Your objective:
In the entries below, the word "origin" appears on some lines. Copy each of those lines.

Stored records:
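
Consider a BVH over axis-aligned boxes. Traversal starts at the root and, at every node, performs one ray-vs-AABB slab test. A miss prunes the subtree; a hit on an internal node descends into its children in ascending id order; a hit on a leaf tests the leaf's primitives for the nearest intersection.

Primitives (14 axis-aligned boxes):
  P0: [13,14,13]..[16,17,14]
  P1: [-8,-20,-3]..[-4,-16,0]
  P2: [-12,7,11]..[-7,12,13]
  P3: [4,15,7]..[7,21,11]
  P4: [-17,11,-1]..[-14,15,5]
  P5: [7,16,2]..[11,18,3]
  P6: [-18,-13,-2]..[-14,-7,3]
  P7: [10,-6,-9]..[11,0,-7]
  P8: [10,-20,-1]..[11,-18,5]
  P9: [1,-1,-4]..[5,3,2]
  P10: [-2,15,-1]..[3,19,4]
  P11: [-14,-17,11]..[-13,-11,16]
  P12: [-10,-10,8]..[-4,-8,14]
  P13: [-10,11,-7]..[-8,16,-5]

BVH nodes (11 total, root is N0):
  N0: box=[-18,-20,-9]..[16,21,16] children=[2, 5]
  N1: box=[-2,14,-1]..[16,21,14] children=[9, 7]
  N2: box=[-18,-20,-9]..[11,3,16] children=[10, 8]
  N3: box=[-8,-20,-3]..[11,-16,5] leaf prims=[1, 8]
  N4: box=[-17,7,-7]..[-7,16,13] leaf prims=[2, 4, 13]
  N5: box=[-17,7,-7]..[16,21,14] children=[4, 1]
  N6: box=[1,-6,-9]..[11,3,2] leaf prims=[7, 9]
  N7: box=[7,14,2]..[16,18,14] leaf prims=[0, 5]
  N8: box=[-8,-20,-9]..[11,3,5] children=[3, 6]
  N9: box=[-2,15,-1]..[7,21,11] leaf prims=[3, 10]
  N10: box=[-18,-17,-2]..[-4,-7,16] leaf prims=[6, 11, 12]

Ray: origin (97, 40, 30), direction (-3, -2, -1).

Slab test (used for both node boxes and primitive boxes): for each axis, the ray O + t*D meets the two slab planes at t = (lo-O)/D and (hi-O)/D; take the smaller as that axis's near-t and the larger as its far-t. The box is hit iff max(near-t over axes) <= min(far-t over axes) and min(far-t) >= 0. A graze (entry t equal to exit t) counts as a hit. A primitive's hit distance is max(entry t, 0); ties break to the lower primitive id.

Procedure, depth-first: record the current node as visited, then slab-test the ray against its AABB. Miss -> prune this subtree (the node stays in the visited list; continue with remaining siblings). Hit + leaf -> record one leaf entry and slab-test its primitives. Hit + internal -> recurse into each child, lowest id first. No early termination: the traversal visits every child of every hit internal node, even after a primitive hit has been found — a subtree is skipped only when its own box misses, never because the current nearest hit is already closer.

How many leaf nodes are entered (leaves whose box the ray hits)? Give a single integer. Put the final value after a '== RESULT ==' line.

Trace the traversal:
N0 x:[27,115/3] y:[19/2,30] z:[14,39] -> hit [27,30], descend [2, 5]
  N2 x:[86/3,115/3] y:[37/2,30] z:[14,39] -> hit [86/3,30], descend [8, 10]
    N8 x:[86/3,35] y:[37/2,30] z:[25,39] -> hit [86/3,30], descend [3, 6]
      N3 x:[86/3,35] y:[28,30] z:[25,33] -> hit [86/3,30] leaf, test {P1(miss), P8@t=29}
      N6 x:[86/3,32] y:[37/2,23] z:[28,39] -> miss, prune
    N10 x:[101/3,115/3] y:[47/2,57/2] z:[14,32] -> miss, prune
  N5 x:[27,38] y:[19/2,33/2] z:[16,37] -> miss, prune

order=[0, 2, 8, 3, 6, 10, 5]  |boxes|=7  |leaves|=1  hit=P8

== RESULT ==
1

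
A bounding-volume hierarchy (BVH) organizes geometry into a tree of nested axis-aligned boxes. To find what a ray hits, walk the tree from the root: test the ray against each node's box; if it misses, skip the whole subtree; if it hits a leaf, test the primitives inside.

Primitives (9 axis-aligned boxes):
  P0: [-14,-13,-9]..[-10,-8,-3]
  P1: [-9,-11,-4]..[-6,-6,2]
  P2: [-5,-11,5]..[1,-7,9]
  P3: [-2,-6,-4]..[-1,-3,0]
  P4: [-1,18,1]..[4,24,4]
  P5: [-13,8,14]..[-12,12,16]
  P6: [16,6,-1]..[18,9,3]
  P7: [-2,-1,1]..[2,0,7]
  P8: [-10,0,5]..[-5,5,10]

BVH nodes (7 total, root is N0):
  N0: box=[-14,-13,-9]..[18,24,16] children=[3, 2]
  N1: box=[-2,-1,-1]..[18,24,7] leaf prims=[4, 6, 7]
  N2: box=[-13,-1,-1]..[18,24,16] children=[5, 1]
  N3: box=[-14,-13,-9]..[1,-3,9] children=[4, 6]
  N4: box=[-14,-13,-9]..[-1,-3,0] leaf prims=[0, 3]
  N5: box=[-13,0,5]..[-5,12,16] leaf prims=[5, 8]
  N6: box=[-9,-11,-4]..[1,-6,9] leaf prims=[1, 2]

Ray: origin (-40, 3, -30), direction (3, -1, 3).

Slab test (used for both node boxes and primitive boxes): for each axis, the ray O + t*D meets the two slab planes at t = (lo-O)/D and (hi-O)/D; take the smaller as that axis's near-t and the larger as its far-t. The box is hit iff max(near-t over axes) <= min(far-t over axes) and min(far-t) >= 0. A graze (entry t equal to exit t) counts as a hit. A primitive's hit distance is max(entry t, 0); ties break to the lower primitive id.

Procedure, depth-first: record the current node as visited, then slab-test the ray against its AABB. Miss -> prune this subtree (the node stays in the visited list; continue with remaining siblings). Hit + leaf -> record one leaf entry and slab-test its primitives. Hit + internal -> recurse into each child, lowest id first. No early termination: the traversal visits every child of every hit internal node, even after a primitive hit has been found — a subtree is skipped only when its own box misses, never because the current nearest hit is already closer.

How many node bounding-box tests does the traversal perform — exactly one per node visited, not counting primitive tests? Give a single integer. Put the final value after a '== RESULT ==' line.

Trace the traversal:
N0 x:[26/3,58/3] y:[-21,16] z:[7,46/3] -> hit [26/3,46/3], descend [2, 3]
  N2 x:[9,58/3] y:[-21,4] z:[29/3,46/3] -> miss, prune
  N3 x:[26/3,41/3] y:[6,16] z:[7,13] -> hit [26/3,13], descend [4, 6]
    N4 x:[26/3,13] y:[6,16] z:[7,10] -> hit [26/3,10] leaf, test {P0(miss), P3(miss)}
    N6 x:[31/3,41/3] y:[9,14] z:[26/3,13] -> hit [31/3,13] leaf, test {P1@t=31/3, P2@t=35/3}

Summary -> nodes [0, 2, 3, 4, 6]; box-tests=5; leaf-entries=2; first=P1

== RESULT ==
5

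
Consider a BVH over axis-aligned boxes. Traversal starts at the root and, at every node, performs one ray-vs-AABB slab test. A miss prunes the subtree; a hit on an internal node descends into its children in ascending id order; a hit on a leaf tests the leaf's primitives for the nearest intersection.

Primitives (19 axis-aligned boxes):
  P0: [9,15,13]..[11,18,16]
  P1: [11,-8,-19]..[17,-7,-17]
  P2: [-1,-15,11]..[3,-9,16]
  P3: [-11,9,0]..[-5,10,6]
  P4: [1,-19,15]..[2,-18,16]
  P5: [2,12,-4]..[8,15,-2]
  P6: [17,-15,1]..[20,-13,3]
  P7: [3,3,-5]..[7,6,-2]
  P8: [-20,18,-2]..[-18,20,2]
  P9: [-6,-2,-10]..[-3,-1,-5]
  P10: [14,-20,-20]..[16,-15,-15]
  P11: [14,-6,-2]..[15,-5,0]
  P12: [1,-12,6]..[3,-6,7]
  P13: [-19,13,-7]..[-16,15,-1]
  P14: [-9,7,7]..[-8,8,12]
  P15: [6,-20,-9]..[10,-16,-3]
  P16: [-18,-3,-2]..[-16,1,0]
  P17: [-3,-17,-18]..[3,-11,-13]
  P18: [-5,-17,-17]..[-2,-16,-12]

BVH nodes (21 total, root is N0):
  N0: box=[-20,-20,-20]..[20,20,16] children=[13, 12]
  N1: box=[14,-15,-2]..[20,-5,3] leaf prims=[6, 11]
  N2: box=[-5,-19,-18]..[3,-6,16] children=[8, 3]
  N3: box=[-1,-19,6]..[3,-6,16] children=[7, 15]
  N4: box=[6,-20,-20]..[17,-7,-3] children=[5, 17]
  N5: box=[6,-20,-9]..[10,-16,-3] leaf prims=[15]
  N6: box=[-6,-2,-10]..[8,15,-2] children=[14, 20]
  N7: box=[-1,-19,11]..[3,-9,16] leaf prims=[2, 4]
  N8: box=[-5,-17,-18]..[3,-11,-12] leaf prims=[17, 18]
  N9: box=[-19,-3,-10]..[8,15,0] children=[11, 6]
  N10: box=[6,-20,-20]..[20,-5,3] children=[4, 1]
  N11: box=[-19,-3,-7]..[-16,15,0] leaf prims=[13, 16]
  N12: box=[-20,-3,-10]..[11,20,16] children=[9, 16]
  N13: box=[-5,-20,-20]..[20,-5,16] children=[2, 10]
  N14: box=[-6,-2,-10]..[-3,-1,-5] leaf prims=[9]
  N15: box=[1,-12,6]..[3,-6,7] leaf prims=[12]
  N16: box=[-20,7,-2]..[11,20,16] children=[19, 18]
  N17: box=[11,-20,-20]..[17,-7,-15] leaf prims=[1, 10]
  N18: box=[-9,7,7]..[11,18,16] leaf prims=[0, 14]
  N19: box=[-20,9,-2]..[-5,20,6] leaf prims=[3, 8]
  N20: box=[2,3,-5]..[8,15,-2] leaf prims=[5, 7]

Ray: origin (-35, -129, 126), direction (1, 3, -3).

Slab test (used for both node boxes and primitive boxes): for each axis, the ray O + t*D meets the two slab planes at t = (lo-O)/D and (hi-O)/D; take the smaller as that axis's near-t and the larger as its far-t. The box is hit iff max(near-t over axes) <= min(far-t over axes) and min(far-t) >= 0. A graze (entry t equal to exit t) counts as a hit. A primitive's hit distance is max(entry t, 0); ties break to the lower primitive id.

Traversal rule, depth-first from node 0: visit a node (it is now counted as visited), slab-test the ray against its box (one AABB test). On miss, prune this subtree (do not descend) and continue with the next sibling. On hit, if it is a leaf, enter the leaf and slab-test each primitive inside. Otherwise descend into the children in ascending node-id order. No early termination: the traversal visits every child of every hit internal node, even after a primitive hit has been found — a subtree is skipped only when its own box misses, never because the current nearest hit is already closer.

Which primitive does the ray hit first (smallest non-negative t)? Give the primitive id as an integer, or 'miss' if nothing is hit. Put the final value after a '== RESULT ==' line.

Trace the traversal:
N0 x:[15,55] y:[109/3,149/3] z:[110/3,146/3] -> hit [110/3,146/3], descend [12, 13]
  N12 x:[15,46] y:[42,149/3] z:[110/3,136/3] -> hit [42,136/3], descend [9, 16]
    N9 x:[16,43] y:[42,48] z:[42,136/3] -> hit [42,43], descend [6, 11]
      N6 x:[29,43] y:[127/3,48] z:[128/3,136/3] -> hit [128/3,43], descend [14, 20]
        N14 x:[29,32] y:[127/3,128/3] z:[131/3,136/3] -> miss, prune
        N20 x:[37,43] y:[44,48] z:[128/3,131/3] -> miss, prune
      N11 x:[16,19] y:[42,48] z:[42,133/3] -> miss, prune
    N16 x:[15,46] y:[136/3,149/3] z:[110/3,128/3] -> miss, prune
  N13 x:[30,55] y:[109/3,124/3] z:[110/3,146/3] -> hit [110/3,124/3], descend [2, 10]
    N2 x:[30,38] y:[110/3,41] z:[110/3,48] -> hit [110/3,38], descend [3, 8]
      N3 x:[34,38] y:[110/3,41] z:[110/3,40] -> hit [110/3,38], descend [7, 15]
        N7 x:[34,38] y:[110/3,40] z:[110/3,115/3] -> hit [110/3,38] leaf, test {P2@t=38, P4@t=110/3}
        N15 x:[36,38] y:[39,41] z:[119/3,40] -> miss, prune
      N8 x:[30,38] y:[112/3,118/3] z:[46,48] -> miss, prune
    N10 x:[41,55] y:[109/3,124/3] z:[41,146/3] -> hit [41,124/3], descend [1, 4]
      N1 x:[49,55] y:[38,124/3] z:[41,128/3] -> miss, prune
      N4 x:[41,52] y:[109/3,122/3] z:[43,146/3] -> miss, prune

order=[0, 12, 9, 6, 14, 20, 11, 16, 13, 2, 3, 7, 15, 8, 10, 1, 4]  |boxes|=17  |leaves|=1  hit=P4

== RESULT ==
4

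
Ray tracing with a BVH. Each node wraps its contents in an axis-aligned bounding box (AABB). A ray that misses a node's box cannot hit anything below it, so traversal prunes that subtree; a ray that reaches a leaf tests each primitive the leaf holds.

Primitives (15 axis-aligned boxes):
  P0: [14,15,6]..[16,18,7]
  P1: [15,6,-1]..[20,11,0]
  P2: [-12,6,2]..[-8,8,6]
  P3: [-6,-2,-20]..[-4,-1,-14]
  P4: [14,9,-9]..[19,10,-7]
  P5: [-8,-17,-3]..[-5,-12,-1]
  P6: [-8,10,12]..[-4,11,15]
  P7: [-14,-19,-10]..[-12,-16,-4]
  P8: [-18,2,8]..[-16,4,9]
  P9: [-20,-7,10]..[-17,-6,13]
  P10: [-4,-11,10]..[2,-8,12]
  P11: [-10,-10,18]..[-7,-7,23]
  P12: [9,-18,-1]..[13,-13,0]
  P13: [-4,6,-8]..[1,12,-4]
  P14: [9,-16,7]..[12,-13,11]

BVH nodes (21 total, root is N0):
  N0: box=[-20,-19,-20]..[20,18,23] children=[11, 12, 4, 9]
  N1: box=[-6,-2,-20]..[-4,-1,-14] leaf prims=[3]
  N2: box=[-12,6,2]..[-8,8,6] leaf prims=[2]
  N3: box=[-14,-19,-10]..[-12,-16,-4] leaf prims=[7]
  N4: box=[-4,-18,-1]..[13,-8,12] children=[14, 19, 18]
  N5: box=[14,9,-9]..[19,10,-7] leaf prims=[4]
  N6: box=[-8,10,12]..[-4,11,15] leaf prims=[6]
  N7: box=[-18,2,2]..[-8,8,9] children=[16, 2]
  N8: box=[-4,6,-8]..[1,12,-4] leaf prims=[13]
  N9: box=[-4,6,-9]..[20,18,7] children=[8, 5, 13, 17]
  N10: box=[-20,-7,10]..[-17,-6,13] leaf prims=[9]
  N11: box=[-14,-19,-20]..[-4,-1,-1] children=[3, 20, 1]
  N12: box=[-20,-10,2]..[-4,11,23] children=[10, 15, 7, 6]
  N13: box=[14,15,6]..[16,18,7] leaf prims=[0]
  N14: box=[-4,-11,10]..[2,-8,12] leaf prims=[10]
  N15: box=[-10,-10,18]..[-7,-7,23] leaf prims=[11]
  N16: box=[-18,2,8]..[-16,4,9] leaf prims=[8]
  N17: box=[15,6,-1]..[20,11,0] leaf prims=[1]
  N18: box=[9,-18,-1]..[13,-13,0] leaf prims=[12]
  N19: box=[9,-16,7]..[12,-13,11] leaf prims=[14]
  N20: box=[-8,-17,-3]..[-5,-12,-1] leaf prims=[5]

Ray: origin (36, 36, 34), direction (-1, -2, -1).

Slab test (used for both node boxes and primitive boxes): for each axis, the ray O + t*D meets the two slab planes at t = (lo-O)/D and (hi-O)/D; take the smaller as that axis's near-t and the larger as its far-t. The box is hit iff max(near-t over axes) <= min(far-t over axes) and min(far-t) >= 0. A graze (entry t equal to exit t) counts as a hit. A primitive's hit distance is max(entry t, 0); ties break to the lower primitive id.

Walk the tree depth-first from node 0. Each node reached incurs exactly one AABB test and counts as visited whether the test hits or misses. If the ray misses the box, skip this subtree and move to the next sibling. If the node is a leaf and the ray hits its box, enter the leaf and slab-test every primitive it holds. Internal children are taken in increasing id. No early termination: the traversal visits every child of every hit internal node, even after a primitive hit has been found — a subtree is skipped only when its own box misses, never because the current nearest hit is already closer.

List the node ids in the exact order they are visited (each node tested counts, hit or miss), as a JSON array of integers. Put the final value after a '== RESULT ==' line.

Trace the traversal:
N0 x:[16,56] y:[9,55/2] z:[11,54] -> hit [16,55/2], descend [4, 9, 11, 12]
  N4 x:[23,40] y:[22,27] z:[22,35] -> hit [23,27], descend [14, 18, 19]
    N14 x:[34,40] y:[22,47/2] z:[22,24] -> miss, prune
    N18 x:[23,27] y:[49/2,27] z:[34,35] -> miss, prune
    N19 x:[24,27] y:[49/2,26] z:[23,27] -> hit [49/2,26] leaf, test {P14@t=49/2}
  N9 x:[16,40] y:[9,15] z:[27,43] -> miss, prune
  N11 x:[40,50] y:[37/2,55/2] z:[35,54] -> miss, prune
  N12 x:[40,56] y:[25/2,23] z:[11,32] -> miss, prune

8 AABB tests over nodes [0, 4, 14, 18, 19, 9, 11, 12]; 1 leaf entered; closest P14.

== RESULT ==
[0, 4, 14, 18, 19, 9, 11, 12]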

Answer below:
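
Ray: origin (97, 40, 30), direction (-3, -2, -1).
Ray: origin (-40, 3, -30), direction (3, -1, 3).
Ray: origin (-35, -129, 126), direction (1, 3, -3).
Ray: origin (36, 36, 34), direction (-1, -2, -1).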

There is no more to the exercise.